Activity:
All of the entries should be returned without a single change.

Information given:

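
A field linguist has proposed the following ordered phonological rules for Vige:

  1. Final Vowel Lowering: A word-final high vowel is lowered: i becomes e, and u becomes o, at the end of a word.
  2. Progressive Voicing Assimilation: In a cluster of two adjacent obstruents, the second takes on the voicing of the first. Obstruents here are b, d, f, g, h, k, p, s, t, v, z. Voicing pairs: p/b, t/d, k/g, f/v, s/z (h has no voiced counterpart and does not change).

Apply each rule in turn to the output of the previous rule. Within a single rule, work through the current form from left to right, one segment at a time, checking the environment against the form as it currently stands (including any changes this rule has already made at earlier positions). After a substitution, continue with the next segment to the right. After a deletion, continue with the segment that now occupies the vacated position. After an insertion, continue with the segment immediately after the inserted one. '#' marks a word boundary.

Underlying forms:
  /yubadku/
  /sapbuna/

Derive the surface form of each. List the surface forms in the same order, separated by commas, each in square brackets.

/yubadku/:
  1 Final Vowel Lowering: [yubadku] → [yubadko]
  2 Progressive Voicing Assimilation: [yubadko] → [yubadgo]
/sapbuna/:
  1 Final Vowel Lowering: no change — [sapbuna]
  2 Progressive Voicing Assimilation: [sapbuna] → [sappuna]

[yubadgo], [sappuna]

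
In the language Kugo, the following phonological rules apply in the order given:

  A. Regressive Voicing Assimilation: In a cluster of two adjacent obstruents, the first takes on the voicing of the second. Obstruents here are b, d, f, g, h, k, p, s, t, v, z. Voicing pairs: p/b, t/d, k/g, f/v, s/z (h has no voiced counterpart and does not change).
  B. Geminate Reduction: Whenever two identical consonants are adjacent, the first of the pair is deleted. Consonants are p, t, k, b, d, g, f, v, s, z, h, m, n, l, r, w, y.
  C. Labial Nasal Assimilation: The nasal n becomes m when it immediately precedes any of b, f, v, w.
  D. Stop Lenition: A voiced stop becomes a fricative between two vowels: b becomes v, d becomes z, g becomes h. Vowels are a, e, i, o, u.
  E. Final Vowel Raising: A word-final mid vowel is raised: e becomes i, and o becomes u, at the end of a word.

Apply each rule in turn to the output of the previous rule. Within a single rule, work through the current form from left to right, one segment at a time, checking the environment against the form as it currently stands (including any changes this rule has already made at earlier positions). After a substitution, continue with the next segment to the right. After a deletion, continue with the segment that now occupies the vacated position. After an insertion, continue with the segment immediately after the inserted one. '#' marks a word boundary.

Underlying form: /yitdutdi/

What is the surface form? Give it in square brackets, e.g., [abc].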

Written answer:
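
A field linguist has proposed the following ordered phonological rules for Vige:

  1. Final Vowel Lowering: A word-final high vowel is lowered: i becomes e, and u becomes o, at the end of a word.
  2. Progressive Voicing Assimilation: In a cluster of two adjacent obstruents, the second takes on the voicing of the first. Obstruents here are b, d, f, g, h, k, p, s, t, v, z. Voicing pairs: p/b, t/d, k/g, f/v, s/z (h has no voiced counterpart and does not change).

Apply each rule in turn to the output of the previous rule. Within a single rule, work through the current form from left to right, one segment at a time, checking the environment against the form as it currently stands (including any changes this rule has already made at earlier positions). After a substitution, continue with the next segment to the right. After a deletion, continue with the segment that now occupies the vacated position. After an insertion, continue with the segment immediately after the inserted one. '#' marks a word boundary.

Underlying forms:
  /yubadku/
  /sapbuna/

Derive the surface form of each. List the surface forms in the same order, separated by commas, each in square brackets.

/yubadku/:
  1 Final Vowel Lowering: [yubadku] → [yubadko]
  2 Progressive Voicing Assimilation: [yubadko] → [yubadgo]
/sapbuna/:
  1 Final Vowel Lowering: no change — [sapbuna]
  2 Progressive Voicing Assimilation: [sapbuna] → [sappuna]

[yubadgo], [sappuna]

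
In the language Kugo, the following phonological rules apply in the order given:

  A. Regressive Voicing Assimilation: In a cluster of two adjacent obstruents, the first takes on the voicing of the second. Obstruents here are b, d, f, g, h, k, p, s, t, v, z. Voicing pairs: p/b, t/d, k/g, f/v, s/z (h has no voiced counterpart and does not change).
  B. Geminate Reduction: Whenever two identical consonants are adjacent, the first of the pair is deleted. Consonants are p, t, k, b, d, g, f, v, s, z, h, m, n, l, r, w, y.
  C. Labial Nasal Assimilation: The nasal n becomes m when it immediately precedes any of b, f, v, w.
  D. Stop Lenition: A voiced stop becomes a fricative between two vowels: b becomes v, d becomes z, g becomes h. Vowels are a, e, i, o, u.
  E. Final Vowel Raising: A word-final mid vowel is raised: e becomes i, and o becomes u, at the end of a word.

Apply each rule in turn to the output of the previous rule. Within a single rule, work through the current form from left to right, one segment at a time, checking the environment against the form as it currently stands (including any changes this rule has already made at earlier positions). After a substitution, continue with the next segment to the right. After a deletion, continue with the segment that now occupies the vacated position. After an insertion, continue with the segment immediately after the inserted one. '#' marks a word boundary.

Underlying form: /yitdutdi/

What is the surface form? Give it in square brackets, e.g., [abc].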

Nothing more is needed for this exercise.